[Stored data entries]

-*-

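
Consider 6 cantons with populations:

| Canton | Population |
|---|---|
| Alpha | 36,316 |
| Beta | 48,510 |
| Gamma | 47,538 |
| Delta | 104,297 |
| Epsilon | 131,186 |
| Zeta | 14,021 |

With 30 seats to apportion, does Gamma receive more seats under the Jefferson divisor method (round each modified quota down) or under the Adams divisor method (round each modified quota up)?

Adams

Jefferson: Alpha 3, Beta 4, Gamma 3, Delta 8, Epsilon 11, Zeta 1.
Adams: Alpha 3, Beta 4, Gamma 4, Delta 8, Epsilon 10, Zeta 1.
Gamma gets 3 under Jefferson and 4 under Adams.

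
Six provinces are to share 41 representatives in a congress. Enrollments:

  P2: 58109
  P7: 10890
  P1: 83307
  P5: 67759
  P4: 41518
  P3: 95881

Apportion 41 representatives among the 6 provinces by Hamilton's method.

P2 7, P7 1, P1 9, P5 8, P4 5, P3 11

The standard divisor is 357464/41 ≈ 8718.634.
Standard quotas: P2 6.6649, P7 1.2490, P1 9.5551, P5 7.7717, P4 4.7620, P3 10.9973.
Lower quotas: P2 6, P7 1, P1 9, P5 7, P4 4, P3 10 (sum 37, leaving 4 seats).
Remainders in descending order: P3 0.9973, P5 0.7717, P4 0.7620, P2 0.6649, P1 0.5551, P7 0.2490.
Largest remainders: P3, P5, P4, P2 receive the extra seats.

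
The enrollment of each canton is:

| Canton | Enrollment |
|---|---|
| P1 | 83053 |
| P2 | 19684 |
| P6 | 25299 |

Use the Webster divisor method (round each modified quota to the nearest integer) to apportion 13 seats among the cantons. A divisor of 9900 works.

With modified divisor 9900: modified quotas P1 8.389, P2 1.988, P6 2.555.
Rounding to the nearest integer: P1 8, P2 2, P6 3 (total 13).

P1=8, P2=2, P6=3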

-*-

- Task details:
Each line of the data must be written out exactly as it appears.

- Your response:
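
Consider 6 cantons with populations:

| Canton | Population |
|---|---|
| Alpha | 36,316 |
| Beta | 48,510 |
| Gamma | 47,538 |
| Delta | 104,297 |
| Epsilon | 131,186 |
| Zeta | 14,021 |

With 30 seats to apportion, does Gamma receive more seats under the Jefferson divisor method (round each modified quota down) or under the Adams divisor method (round each modified quota up)?

Adams

Jefferson: Alpha 3, Beta 4, Gamma 3, Delta 8, Epsilon 11, Zeta 1.
Adams: Alpha 3, Beta 4, Gamma 4, Delta 8, Epsilon 10, Zeta 1.
Gamma gets 3 under Jefferson and 4 under Adams.

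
Six provinces are to share 41 representatives in a congress. Enrollments:

  P2: 58109
  P7: 10890
  P1: 83307
  P5: 67759
  P4: 41518
  P3: 95881

Apportion 41 representatives among the 6 provinces by Hamilton's method.

P2 7, P7 1, P1 9, P5 8, P4 5, P3 11

The standard divisor is 357464/41 ≈ 8718.634.
Standard quotas: P2 6.6649, P7 1.2490, P1 9.5551, P5 7.7717, P4 4.7620, P3 10.9973.
Lower quotas: P2 6, P7 1, P1 9, P5 7, P4 4, P3 10 (sum 37, leaving 4 seats).
Remainders in descending order: P3 0.9973, P5 0.7717, P4 0.7620, P2 0.6649, P1 0.5551, P7 0.2490.
Largest remainders: P3, P5, P4, P2 receive the extra seats.

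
The enrollment of each canton is:

| Canton | Enrollment |
|---|---|
| P1 | 83053 |
| P2 | 19684 |
| P6 | 25299 |

Use the Webster divisor method (round each modified quota to the nearest integer) to apportion 13 seats among the cantons. A divisor of 9900 works.

With modified divisor 9900: modified quotas P1 8.389, P2 1.988, P6 2.555.
Rounding to the nearest integer: P1 8, P2 2, P6 3 (total 13).

P1=8, P2=2, P6=3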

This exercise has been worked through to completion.